=== Begin Enclosure ===

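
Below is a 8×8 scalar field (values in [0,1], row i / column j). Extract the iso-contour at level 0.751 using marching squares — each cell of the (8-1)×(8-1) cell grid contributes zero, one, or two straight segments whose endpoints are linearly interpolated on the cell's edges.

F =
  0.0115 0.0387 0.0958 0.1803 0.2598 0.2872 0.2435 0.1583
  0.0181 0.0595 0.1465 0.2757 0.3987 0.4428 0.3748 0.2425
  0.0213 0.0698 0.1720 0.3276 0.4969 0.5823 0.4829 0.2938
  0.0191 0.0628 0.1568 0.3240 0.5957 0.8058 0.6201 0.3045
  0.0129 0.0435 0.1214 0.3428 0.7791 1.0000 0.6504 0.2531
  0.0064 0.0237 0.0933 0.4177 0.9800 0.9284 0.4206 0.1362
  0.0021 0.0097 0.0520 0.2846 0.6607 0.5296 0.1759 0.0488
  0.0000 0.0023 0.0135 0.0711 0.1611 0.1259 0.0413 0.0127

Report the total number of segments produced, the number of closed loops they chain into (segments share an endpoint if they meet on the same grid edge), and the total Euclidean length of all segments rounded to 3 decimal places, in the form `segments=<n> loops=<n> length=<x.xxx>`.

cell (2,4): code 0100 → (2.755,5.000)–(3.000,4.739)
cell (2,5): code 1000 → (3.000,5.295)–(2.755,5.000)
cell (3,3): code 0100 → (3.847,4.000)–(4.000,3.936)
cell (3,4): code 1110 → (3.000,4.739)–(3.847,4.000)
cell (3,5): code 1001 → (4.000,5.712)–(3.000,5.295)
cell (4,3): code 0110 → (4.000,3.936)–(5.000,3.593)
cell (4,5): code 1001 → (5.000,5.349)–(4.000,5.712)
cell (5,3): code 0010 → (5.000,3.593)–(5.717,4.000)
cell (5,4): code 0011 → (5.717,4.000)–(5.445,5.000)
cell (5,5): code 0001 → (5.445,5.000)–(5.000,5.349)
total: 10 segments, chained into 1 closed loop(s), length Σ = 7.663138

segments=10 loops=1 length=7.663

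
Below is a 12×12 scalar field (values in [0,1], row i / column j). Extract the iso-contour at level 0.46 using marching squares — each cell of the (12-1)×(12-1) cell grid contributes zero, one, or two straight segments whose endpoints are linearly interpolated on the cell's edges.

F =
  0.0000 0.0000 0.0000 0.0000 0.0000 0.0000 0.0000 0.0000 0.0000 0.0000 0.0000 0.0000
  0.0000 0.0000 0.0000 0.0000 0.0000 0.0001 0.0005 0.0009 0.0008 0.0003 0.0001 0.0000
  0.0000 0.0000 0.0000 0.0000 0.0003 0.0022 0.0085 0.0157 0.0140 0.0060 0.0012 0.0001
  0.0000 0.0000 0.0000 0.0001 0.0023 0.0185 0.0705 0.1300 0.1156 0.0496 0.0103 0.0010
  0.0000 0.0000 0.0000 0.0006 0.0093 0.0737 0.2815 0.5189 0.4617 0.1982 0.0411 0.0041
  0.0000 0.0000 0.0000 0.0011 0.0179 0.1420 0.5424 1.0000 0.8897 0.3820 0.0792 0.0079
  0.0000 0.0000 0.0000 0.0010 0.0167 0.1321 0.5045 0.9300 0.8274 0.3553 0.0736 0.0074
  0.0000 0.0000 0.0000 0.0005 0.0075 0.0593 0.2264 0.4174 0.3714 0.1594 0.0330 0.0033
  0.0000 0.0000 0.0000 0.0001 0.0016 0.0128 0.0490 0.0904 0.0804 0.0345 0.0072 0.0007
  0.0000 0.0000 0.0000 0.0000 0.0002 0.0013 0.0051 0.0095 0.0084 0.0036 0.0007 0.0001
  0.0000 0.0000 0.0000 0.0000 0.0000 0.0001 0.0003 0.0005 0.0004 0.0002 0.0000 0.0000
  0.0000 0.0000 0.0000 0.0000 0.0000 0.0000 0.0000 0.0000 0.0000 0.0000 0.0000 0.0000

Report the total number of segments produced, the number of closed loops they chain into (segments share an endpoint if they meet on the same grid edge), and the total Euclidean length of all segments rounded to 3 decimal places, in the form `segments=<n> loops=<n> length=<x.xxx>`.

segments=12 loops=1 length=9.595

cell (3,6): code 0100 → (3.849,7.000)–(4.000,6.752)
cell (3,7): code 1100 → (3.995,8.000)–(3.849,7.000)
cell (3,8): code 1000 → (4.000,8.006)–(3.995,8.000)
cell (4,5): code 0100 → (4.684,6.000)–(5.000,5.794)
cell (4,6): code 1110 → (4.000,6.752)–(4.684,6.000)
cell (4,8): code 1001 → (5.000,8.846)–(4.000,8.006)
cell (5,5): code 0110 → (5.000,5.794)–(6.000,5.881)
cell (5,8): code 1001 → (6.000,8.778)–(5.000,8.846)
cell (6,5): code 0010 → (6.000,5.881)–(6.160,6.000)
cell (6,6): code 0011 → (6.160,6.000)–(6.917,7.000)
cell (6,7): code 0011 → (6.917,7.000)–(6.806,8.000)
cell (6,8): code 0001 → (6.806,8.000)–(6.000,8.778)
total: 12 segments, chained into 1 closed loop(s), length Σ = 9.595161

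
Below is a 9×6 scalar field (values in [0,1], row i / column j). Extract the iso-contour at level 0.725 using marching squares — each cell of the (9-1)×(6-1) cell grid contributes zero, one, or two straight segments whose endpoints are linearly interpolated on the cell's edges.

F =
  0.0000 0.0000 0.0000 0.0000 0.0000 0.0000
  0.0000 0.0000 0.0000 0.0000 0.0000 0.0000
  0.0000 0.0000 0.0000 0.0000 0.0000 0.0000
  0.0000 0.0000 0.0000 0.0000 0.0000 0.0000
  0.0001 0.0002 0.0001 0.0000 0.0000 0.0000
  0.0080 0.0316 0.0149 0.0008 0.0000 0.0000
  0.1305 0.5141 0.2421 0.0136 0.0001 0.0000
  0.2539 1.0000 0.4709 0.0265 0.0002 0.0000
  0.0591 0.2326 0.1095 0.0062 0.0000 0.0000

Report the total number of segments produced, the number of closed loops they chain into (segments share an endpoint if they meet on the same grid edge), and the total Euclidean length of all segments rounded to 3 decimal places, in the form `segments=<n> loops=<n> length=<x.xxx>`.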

=== End Enclosure ===
=== Begin Enclosure ===

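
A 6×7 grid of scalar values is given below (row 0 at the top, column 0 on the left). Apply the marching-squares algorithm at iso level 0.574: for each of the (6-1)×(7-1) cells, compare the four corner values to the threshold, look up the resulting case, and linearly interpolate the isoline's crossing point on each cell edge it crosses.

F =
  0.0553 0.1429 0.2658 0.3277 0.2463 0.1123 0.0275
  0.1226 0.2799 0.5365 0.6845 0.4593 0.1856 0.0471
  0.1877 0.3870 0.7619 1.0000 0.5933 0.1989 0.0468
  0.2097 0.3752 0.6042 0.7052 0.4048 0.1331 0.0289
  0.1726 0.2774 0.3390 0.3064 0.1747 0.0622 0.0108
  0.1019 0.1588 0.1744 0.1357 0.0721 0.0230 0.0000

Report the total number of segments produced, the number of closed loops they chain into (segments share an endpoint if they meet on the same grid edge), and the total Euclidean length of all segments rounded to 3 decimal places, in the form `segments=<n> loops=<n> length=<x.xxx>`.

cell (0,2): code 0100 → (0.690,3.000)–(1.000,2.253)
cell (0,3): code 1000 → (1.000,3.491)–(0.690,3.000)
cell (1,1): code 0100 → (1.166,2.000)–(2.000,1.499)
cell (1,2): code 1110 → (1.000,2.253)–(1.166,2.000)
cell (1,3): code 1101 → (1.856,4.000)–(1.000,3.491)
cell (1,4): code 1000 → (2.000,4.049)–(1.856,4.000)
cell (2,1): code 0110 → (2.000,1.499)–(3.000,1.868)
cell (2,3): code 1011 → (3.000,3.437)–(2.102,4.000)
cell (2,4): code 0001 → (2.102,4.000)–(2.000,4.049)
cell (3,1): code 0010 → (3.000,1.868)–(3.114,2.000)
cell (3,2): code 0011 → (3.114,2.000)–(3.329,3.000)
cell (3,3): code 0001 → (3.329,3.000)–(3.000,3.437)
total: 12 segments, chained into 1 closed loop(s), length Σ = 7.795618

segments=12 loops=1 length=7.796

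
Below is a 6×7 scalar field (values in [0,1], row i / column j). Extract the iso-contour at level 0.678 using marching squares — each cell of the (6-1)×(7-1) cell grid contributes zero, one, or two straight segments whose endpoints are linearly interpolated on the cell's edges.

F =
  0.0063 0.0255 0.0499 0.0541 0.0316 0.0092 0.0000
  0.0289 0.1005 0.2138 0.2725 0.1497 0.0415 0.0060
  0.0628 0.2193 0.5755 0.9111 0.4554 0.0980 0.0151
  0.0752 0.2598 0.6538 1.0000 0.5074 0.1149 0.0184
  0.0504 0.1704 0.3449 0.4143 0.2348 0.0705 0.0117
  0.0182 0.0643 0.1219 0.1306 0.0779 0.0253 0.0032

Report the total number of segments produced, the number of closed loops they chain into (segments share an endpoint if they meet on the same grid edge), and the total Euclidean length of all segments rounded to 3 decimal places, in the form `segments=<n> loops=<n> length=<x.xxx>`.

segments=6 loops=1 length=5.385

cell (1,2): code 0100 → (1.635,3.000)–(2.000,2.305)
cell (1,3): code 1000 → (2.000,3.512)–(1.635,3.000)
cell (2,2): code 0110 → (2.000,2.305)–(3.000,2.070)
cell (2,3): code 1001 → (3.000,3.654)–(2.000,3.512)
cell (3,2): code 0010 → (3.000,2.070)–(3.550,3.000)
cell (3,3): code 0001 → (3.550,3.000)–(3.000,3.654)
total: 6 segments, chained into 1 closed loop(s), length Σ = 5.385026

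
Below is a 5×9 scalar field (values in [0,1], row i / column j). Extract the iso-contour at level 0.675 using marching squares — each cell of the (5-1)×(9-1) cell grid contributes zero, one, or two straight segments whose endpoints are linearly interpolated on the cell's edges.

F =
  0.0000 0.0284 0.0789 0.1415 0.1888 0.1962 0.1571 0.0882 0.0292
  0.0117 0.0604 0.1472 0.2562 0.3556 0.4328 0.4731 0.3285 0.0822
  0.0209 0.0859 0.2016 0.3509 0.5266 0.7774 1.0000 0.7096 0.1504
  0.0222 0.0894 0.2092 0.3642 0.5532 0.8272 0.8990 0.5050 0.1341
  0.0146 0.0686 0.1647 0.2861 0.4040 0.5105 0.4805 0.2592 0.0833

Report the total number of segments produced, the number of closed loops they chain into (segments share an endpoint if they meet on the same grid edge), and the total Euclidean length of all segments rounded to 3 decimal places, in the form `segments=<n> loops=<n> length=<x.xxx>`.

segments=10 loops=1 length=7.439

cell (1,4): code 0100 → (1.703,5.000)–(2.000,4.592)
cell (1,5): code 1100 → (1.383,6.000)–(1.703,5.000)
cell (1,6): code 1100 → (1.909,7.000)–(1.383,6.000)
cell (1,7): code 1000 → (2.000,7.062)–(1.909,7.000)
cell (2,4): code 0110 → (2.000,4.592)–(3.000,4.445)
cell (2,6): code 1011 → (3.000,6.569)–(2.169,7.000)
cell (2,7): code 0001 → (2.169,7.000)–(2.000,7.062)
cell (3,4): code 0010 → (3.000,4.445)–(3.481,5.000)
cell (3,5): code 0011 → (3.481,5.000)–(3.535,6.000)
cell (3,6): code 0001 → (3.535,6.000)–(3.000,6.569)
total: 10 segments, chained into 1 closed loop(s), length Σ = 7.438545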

=== End Enclosure ===

_Exercise details:_ Copy the lines above exactly, beginning at the line that has "0.0000 0.0284 0.0789" and stopping after the line that has "0.0146 0.0686 0.1647", and omit the rest.

_Exercise result:_
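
  0.0000 0.0284 0.0789 0.1415 0.1888 0.1962 0.1571 0.0882 0.0292
  0.0117 0.0604 0.1472 0.2562 0.3556 0.4328 0.4731 0.3285 0.0822
  0.0209 0.0859 0.2016 0.3509 0.5266 0.7774 1.0000 0.7096 0.1504
  0.0222 0.0894 0.2092 0.3642 0.5532 0.8272 0.8990 0.5050 0.1341
  0.0146 0.0686 0.1647 0.2861 0.4040 0.5105 0.4805 0.2592 0.0833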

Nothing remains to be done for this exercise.